Return only the line containing "A metapopulation model" and each line after it, exactly as written, through the end of the records.

• [Source records]:

********

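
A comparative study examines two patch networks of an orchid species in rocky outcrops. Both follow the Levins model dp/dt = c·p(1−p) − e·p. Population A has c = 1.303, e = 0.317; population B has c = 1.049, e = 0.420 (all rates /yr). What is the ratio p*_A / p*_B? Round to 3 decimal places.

1.262

A: p*_A = 1 − 0.317/1.303 = 0.7567.
B: p*_B = 1 − 0.420/1.049 = 0.5996.
p*_A / p*_B = 0.7567/0.5996 = 1.2620.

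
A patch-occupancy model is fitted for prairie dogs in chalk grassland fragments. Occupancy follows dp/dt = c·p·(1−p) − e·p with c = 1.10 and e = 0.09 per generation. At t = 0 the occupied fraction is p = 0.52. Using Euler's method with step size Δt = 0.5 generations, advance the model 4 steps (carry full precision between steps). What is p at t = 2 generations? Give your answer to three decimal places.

0.857

Update rule: p ← p + [c·p·(1−p) − e·p]·Δt with Δt = 0.5.
  1  |  dp/dt·Δt = +0.113880  |  p_1 = 0.633880
  2  |  dp/dt·Δt = +0.099117  |  p_2 = 0.732997
  3  |  dp/dt·Δt = +0.074657  |  p_3 = 0.807654
  4  |  dp/dt·Δt = +0.049097  |  p_4 = 0.856752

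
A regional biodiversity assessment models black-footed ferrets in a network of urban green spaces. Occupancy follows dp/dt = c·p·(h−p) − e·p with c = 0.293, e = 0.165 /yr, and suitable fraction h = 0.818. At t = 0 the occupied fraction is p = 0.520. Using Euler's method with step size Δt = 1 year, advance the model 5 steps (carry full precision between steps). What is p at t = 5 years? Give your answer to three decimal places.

0.385

Update rule: p ← p + [c·p·(h−p) − e·p]·Δt with Δt = 1.
p: 0.52000 → 0.47960  (Δp = -0.04040)
p: 0.47960 → 0.44802  (Δp = -0.03158)
p: 0.44802 → 0.42267  (Δp = -0.02536)
p: 0.42267 → 0.40188  (Δp = -0.02078)
p: 0.40188 → 0.38457  (Δp = -0.01731)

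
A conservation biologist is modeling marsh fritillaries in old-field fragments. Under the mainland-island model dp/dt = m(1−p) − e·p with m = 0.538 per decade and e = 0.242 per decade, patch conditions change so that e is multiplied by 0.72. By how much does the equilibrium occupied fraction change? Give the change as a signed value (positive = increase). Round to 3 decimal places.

Before: p* = 0.538/(0.538+0.242) = 0.6897.
After: m = 0.538, e = 0.17424; p* = 0.538/0.7122 = 0.7554.
Δp* = 0.7554 − 0.6897 = +0.0656.

0.066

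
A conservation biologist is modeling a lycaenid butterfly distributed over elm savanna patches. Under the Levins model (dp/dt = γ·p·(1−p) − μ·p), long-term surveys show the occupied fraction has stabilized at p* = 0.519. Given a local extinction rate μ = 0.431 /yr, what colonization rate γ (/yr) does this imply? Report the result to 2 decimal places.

0.90

At equilibrium γ(1−p*) = μ, so γ = μ/(1−p*).
γ = 0.431/(1 − 0.519) = 0.431/0.4810 = 0.8960.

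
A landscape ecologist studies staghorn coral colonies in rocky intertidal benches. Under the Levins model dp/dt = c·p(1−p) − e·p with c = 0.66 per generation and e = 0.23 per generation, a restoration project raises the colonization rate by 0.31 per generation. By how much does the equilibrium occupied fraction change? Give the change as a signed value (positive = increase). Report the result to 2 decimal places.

Before: p* = 1 − 0.23/0.66 = 0.6515.
After the change, c = 0.97, e = 0.23, so p* = 1 − 0.23/0.97 = 0.7629.
Δp* = 0.7629 − 0.6515 = +0.1114.

0.11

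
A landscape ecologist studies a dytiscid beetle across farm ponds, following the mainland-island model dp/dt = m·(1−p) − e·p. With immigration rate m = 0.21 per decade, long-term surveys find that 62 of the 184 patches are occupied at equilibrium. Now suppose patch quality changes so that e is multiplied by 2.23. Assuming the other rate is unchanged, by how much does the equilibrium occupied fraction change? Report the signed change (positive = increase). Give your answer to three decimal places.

-0.151

Observed p* = 62/184 = 0.33696.
Balance m(1−p*) = e·p* gives e = m(1−p*)/p* = 0.21×0.66304/0.33696 = 0.41322.
New p* = m/(m+e) = 0.21000/(0.21000+0.92148) = 0.18560.
Δp* = 0.18560 − 0.33696 = -0.15136.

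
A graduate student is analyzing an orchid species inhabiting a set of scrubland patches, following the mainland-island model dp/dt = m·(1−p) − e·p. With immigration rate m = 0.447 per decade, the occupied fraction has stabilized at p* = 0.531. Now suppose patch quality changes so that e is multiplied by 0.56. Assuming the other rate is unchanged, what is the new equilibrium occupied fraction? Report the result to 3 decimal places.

Balance m(1−p*) = e·p* gives e = m(1−p*)/p* = 0.447×0.46900/0.53100 = 0.39481.
New p* = m/(m+e) = 0.44700/(0.44700+0.22109) = 0.66907.

0.669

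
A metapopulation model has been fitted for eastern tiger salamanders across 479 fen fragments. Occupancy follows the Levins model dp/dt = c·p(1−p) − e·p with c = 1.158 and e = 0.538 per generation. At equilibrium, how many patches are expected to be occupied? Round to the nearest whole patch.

256

p* = 1 − e/c = 1 − 0.538/1.158 = 0.5354.
Expected occupied patches = N × p* = 479 × 0.5354 = 256.46 ≈ 256.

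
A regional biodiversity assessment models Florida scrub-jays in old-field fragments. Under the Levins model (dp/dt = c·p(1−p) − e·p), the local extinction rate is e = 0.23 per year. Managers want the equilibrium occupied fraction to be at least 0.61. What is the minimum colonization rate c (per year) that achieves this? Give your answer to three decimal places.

0.590

p* = 1 − e/c ≥ 0.61 requires e/c ≤ 0.3900, i.e. c ≥ e/0.3900.
c_min = 0.23/0.3900 = 0.5897.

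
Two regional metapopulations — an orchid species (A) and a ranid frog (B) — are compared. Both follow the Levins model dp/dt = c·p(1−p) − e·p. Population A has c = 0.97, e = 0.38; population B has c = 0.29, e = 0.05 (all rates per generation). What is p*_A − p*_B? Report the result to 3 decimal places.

-0.219

A: p*_A = 1 − 0.38/0.97 = 0.6082.
B: p*_B = 1 − 0.05/0.29 = 0.8276.
p*_A − p*_B = 0.6082 − 0.8276 = -0.2193.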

********

• [Answer box]:
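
A metapopulation model has been fitted for eastern tiger salamanders across 479 fen fragments. Occupancy follows the Levins model dp/dt = c·p(1−p) − e·p with c = 1.158 and e = 0.538 per generation. At equilibrium, how many patches are expected to be occupied? Round to the nearest whole patch.

256

p* = 1 − e/c = 1 − 0.538/1.158 = 0.5354.
Expected occupied patches = N × p* = 479 × 0.5354 = 256.46 ≈ 256.

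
A regional biodiversity assessment models Florida scrub-jays in old-field fragments. Under the Levins model (dp/dt = c·p(1−p) − e·p), the local extinction rate is e = 0.23 per year. Managers want the equilibrium occupied fraction to be at least 0.61. What is the minimum colonization rate c (per year) that achieves this? Give your answer to three decimal places.

0.590

p* = 1 − e/c ≥ 0.61 requires e/c ≤ 0.3900, i.e. c ≥ e/0.3900.
c_min = 0.23/0.3900 = 0.5897.

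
Two regional metapopulations — an orchid species (A) and a ranid frog (B) — are compared. Both follow the Levins model dp/dt = c·p(1−p) − e·p. Population A has c = 0.97, e = 0.38; population B has c = 0.29, e = 0.05 (all rates per generation). What is p*_A − p*_B? Report the result to 3 decimal places.

-0.219

A: p*_A = 1 − 0.38/0.97 = 0.6082.
B: p*_B = 1 − 0.05/0.29 = 0.8276.
p*_A − p*_B = 0.6082 − 0.8276 = -0.2193.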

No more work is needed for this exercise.